▶ What the exercise asks
Every line in the data below from the one containing "Consider a planar" down to the one containing "Edge k is the", both included, must be retyped exactly; no other line is to appear.

Saved data entries

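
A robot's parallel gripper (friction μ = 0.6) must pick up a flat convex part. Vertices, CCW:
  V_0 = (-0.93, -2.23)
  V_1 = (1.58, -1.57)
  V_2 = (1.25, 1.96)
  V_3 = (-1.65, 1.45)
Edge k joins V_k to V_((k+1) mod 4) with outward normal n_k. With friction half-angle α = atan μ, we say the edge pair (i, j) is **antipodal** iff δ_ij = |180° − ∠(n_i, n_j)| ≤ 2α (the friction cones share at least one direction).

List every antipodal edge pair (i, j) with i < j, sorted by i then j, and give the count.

count = 2; pairs: (0,2), (1,3)

α = atan 0.6 = 30.96°;  2α = 61.93°
n_0 = (+0.2543, -0.9671)
n_1 = (+0.9957, +0.0931)
n_2 = (-0.1732, +0.9849)
n_3 = (-0.9814, -0.1920)
  (0,1): δ = 99.39°  ·
  (0,2): δ = 4.76°  ✓
  (0,3): δ = 86.34°  ·
  (1,2): δ = 85.37°  ·
  (1,3): δ = 5.73°  ✓
  (2,3): δ = 88.90°  ·
antipodal pairs: 2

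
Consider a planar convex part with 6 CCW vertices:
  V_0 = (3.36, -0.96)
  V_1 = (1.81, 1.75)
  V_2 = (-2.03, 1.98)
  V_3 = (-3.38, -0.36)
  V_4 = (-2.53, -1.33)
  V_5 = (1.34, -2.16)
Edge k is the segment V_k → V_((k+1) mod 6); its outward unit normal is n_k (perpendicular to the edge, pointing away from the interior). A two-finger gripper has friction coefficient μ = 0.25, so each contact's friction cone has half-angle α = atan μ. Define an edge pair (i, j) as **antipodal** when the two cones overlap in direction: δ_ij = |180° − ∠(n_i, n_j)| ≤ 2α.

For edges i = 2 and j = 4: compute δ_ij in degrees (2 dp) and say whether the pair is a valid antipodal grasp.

δ = 72.12°, invalid

α = atan 0.25 = 14.04°;  2α = 28.07°
edge 2: e_2 = (-1.35, -2.34);  n_2 = (-0.8662, +0.4997)
edge 4: e_4 = (+3.87, -0.83);  n_4 = (-0.2097, -0.9778)
∠(n_2, n_4) = 107.88°
δ = |180° − 107.88°| = 72.12°
72.12° > 2α = 28.07°  →  invalid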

▶ Response area
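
Consider a planar convex part with 6 CCW vertices:
  V_0 = (3.36, -0.96)
  V_1 = (1.81, 1.75)
  V_2 = (-2.03, 1.98)
  V_3 = (-3.38, -0.36)
  V_4 = (-2.53, -1.33)
  V_5 = (1.34, -2.16)
Edge k is the segment V_k → V_((k+1) mod 6); its outward unit normal is n_k (perpendicular to the edge, pointing away from the interior). A two-finger gripper has friction coefficient μ = 0.25, so each contact's friction cone has half-angle α = atan μ. Define an edge pair (i, j) as **antipodal** when the two cones overlap in direction: δ_ij = |180° − ∠(n_i, n_j)| ≤ 2α.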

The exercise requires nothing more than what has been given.